**Goal of the exercise:**
Go through the entries below and print, exactly, the lines starting at the one with "After these moves, on which square(s) is the black knight?" and ending at the one with "After every few", keeping both ends and no others.

[Saved data entries]
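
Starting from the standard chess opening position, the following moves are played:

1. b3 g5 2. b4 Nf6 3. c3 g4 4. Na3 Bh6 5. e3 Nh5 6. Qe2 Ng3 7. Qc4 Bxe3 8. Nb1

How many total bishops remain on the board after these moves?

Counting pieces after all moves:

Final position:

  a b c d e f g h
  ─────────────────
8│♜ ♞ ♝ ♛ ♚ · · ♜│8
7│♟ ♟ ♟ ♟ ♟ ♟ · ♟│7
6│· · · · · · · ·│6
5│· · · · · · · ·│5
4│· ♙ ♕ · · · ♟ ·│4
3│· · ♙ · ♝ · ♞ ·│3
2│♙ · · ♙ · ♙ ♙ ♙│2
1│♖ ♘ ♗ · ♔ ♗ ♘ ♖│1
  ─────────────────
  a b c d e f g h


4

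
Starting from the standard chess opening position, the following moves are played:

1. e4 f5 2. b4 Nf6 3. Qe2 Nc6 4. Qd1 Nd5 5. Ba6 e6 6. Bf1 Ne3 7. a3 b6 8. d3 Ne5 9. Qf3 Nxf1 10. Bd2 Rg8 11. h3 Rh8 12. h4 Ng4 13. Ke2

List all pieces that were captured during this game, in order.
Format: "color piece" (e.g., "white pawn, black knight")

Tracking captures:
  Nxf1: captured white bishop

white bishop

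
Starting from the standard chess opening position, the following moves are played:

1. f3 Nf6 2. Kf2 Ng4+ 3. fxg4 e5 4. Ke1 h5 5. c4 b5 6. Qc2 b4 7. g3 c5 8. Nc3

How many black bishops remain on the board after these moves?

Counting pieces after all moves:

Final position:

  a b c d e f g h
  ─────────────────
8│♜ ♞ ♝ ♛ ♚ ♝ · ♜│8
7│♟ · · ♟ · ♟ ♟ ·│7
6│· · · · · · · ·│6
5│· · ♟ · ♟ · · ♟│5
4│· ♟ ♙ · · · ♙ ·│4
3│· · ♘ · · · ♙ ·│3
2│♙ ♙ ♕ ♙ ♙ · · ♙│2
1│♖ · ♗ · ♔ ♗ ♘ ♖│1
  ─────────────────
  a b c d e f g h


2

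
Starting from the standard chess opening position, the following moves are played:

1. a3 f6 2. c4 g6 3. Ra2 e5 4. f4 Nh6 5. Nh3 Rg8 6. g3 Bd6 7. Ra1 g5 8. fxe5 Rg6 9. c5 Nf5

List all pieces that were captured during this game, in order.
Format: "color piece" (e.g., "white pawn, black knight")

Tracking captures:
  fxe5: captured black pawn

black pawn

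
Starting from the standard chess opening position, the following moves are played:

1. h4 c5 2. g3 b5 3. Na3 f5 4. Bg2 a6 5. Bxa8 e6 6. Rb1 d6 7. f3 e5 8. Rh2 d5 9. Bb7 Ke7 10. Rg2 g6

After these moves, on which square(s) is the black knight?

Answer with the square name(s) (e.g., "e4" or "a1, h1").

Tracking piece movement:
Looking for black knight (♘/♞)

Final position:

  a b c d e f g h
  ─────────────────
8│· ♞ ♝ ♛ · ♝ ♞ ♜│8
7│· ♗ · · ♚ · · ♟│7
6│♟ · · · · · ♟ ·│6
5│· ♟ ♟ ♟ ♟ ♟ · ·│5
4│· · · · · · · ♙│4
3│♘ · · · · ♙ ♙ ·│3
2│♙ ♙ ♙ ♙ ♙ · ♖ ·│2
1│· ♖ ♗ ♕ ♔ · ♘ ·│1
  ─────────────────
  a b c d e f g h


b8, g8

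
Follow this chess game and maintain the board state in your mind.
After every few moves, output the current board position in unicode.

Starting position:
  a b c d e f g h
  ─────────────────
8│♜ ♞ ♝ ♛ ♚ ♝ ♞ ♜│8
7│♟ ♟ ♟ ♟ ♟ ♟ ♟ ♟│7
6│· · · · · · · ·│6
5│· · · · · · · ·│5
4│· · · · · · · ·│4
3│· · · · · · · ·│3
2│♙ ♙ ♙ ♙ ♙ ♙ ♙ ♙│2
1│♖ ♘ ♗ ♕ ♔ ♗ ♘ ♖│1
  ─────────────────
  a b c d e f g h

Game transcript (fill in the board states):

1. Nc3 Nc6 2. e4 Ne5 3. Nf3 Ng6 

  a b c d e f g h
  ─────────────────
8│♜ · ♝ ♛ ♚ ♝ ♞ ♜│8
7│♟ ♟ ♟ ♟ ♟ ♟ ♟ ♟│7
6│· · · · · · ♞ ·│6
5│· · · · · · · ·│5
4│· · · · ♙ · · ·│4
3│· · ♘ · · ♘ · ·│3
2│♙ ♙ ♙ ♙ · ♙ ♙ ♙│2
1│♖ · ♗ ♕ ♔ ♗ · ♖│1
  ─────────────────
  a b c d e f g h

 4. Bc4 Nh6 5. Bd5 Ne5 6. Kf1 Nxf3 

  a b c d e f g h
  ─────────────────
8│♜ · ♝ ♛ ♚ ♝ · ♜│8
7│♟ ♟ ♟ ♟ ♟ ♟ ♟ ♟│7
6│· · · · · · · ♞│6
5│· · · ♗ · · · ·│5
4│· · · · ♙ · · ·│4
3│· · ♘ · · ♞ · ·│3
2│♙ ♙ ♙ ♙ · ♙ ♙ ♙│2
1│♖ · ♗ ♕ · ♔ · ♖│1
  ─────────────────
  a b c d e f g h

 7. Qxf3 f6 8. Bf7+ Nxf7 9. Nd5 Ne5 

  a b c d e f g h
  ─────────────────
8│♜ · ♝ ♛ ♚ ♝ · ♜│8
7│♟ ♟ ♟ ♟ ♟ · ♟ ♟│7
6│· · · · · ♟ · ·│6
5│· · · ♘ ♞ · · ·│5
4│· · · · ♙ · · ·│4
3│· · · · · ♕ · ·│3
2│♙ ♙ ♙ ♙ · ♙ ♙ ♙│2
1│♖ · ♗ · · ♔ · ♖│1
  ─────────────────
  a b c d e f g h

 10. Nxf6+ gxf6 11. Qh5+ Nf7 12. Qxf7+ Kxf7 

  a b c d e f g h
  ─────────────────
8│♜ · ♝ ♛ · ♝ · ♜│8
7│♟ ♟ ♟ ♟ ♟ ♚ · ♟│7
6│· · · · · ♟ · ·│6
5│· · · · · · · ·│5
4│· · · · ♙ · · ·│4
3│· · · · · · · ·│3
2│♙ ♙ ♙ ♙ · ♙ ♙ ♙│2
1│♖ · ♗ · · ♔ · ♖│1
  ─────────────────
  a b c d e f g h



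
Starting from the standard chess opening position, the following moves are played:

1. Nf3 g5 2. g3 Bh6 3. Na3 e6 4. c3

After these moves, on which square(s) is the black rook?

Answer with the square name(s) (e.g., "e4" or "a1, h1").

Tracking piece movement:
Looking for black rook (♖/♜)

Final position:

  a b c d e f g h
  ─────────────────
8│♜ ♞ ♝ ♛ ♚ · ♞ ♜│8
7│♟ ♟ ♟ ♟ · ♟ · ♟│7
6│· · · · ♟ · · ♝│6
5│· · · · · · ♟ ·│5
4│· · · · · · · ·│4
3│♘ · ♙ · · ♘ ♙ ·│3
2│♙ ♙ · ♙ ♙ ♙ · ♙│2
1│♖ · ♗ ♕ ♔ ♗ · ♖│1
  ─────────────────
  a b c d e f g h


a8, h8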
--
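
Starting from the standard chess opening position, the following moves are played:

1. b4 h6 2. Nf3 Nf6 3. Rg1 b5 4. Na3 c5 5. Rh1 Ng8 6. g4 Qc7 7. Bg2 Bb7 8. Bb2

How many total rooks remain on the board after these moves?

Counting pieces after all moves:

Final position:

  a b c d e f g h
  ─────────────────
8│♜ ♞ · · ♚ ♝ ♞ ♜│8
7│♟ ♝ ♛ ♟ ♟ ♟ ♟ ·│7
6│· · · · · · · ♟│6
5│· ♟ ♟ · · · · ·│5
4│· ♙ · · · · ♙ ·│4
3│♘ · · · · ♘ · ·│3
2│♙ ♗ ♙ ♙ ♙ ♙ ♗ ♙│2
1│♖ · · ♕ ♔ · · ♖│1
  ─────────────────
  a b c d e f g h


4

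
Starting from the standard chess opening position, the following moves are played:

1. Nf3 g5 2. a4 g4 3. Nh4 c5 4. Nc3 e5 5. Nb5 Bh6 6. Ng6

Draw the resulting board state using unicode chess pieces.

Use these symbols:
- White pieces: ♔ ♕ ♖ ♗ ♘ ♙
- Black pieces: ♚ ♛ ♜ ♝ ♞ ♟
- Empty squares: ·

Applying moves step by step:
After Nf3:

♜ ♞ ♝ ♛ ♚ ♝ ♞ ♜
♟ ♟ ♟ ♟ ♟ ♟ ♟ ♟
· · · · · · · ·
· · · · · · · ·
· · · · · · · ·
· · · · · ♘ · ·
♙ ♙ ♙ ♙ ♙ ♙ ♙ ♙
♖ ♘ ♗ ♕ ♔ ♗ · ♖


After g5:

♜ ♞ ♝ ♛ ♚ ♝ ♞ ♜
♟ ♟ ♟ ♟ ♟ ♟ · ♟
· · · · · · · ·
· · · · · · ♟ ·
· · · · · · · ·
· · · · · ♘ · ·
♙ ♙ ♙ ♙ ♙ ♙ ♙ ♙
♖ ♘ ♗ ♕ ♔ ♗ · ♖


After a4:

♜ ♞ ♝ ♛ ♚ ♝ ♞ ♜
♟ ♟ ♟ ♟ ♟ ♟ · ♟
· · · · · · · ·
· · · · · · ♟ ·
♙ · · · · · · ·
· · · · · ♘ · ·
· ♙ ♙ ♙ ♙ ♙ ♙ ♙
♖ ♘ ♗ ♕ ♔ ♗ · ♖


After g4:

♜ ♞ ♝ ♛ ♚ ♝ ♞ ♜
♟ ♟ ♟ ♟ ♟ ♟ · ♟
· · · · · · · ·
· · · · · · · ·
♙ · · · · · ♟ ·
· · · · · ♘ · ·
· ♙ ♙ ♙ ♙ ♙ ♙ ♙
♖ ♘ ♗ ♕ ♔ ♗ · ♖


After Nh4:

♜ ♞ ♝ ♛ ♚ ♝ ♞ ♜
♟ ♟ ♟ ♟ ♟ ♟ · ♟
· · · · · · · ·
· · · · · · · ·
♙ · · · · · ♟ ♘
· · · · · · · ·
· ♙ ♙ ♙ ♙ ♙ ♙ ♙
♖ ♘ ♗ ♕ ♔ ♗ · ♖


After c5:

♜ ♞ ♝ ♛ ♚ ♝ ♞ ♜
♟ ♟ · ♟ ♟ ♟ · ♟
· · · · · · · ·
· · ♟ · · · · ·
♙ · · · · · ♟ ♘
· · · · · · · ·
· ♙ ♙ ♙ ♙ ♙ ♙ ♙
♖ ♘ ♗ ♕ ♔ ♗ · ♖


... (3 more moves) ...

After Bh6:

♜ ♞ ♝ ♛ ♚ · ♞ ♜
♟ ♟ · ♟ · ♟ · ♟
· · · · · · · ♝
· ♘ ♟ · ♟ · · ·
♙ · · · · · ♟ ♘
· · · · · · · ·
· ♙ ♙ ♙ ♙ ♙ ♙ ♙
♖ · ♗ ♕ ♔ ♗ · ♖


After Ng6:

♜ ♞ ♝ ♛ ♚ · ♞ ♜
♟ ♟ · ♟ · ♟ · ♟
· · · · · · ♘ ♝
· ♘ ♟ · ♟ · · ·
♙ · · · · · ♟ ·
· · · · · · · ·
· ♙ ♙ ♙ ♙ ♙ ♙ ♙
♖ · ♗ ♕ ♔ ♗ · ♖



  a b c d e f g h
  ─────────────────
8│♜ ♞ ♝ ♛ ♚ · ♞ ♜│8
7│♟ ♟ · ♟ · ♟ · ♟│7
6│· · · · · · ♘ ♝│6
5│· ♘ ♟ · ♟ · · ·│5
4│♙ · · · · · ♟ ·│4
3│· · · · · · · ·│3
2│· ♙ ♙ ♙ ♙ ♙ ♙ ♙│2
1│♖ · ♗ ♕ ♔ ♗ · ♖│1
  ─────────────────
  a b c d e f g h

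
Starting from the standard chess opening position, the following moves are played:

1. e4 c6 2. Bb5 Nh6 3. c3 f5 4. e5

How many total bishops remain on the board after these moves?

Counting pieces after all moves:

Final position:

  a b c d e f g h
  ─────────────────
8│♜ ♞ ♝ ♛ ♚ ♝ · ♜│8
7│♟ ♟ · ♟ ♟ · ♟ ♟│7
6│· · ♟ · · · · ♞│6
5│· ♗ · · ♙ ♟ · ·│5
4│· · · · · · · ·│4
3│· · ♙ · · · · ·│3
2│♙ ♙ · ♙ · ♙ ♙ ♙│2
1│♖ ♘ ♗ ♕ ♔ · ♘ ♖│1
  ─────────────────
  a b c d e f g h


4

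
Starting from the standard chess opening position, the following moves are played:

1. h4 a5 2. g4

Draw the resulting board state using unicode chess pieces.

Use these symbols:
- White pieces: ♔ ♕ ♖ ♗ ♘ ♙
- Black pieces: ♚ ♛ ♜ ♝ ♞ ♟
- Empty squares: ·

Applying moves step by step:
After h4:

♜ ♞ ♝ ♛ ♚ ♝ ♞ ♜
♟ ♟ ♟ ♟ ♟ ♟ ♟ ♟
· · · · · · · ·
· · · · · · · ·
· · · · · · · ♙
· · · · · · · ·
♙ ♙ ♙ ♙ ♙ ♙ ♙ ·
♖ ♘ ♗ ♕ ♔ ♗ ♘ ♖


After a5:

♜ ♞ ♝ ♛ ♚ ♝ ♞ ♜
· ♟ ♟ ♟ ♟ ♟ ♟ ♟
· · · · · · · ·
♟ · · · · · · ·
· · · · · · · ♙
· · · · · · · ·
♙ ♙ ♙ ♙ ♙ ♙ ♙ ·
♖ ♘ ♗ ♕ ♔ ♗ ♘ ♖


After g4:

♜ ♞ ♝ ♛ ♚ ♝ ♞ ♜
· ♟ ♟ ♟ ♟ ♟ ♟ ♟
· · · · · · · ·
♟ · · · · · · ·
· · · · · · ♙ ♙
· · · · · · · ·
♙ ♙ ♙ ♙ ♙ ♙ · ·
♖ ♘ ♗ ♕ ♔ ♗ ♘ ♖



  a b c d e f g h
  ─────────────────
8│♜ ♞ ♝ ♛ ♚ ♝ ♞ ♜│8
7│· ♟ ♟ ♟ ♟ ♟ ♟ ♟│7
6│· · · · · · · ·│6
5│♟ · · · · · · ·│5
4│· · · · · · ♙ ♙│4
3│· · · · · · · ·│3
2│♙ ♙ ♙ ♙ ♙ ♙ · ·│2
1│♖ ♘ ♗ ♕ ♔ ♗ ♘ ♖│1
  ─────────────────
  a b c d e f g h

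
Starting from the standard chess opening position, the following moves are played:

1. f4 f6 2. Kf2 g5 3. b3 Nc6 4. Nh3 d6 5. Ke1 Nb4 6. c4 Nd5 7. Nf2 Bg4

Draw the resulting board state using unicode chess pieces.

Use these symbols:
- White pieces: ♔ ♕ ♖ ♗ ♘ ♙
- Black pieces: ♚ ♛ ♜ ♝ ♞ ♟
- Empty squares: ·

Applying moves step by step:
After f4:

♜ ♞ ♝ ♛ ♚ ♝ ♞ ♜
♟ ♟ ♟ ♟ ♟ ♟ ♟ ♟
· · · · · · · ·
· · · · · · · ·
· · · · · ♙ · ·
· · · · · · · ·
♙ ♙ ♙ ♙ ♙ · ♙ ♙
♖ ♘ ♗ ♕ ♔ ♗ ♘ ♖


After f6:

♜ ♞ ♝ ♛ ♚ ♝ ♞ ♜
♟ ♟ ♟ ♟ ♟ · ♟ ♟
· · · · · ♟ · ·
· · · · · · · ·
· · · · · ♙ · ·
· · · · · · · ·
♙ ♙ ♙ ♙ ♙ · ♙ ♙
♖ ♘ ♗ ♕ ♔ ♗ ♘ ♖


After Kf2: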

**Reply to the exercise:**
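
After these moves, on which square(s) is the black knight?

Answer with the square name(s) (e.g., "e4" or "a1, h1").

Tracking piece movement:
Looking for black knight (♘/♞)

Final position:

  a b c d e f g h
  ─────────────────
8│· ♞ ♝ ♛ · ♝ ♞ ♜│8
7│· ♗ · · ♚ · · ♟│7
6│♟ · · · · · ♟ ·│6
5│· ♟ ♟ ♟ ♟ ♟ · ·│5
4│· · · · · · · ♙│4
3│♘ · · · · ♙ ♙ ·│3
2│♙ ♙ ♙ ♙ ♙ · ♖ ·│2
1│· ♖ ♗ ♕ ♔ · ♘ ·│1
  ─────────────────
  a b c d e f g h


b8, g8

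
Follow this chess game and maintain the board state in your mind.
After every few moves, output the current board position in unicode.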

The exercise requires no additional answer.